Excerpts from a dataset
Segment Open

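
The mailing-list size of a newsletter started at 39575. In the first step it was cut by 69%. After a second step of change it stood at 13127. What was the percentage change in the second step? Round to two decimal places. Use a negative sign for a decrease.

After the first step: 39575 × 0.31 = 12268.25.
Second-step multiplier: 13127 ÷ 12268.25 ≈ 1.069998.
That is a change of 7.00%.

7.00%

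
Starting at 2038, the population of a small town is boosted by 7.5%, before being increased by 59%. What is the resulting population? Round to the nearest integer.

3483

Each change multiplies by a factor: 1.075 × 1.59 = 1.70925.
2038 × 1.70925 = 3483.4515 ≈ 3483.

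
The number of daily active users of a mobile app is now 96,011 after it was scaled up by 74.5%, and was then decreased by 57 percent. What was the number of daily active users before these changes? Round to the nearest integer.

127,955

Undoing the 57% decrease: 96,011 ÷ 0.43 ≈ 223281.395349.
Undoing the 74.5% increase: 223281.395349 ÷ 1.745 ≈ 127,955.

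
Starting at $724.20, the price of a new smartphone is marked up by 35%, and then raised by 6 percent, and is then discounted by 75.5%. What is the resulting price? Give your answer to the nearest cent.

$253.90

Each change multiplies by a factor: 1.35 × 1.06 × 0.245 = 0.350595.
$724.20 × 0.350595 = $253.900899 ≈ $253.90.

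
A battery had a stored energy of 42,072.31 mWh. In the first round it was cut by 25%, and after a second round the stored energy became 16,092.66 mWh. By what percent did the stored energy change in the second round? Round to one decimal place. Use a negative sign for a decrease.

-49.0%

After the first round: 42,072.31 × 0.75 = 31554.2325.
Second-round multiplier: 16,092.66 ÷ 31554.2325 ≈ 0.51.
That is a change of -49.0%.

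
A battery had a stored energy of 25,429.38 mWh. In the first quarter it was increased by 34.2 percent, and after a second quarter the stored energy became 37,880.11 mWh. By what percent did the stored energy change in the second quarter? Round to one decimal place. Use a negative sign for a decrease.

11.0%

After the first quarter: 25,429.38 × 1.342 = 34126.22796.
Second-quarter multiplier: 37,880.11 ÷ 34126.22796 ≈ 1.11.
That is a change of 11.0%.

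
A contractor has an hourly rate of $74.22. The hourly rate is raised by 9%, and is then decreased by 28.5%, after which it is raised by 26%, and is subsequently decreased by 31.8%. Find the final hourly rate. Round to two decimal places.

$49.71

Each change multiplies by a factor: 1.09 × 0.715 × 1.26 × 0.682 = 0.669711042.
$74.22 × 0.669711042 = $49.70595353724 ≈ $49.71.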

Segment Closed

**Required action:**
Write out every line of the data again, exactly as it reads.

**Task solution:**
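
The mailing-list size of a newsletter started at 39575. In the first step it was cut by 69%. After a second step of change it stood at 13127. What was the percentage change in the second step? Round to two decimal places. Use a negative sign for a decrease.

After the first step: 39575 × 0.31 = 12268.25.
Second-step multiplier: 13127 ÷ 12268.25 ≈ 1.069998.
That is a change of 7.00%.

7.00%

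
Starting at 2038, the population of a small town is boosted by 7.5%, before being increased by 59%. What is the resulting population? Round to the nearest integer.

3483

Each change multiplies by a factor: 1.075 × 1.59 = 1.70925.
2038 × 1.70925 = 3483.4515 ≈ 3483.

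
The number of daily active users of a mobile app is now 96,011 after it was scaled up by 74.5%, and was then decreased by 57 percent. What was the number of daily active users before these changes? Round to the nearest integer.

127,955

Undoing the 57% decrease: 96,011 ÷ 0.43 ≈ 223281.395349.
Undoing the 74.5% increase: 223281.395349 ÷ 1.745 ≈ 127,955.

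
Starting at $724.20, the price of a new smartphone is marked up by 35%, and then raised by 6 percent, and is then discounted by 75.5%. What is the resulting price? Give your answer to the nearest cent.

$253.90

Each change multiplies by a factor: 1.35 × 1.06 × 0.245 = 0.350595.
$724.20 × 0.350595 = $253.900899 ≈ $253.90.

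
A battery had a stored energy of 42,072.31 mWh. In the first round it was cut by 25%, and after a second round the stored energy became 16,092.66 mWh. By what percent did the stored energy change in the second round? Round to one decimal place. Use a negative sign for a decrease.

-49.0%

After the first round: 42,072.31 × 0.75 = 31554.2325.
Second-round multiplier: 16,092.66 ÷ 31554.2325 ≈ 0.51.
That is a change of -49.0%.

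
A battery had a stored energy of 25,429.38 mWh. In the first quarter it was increased by 34.2 percent, and after a second quarter the stored energy became 37,880.11 mWh. By what percent did the stored energy change in the second quarter? Round to one decimal place. Use a negative sign for a decrease.

11.0%

After the first quarter: 25,429.38 × 1.342 = 34126.22796.
Second-quarter multiplier: 37,880.11 ÷ 34126.22796 ≈ 1.11.
That is a change of 11.0%.

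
A contractor has an hourly rate of $74.22. The hourly rate is raised by 9%, and is then decreased by 28.5%, after which it is raised by 26%, and is subsequently decreased by 31.8%. Find the final hourly rate. Round to two decimal places.

$49.71

Each change multiplies by a factor: 1.09 × 0.715 × 1.26 × 0.682 = 0.669711042.
$74.22 × 0.669711042 = $49.70595353724 ≈ $49.71.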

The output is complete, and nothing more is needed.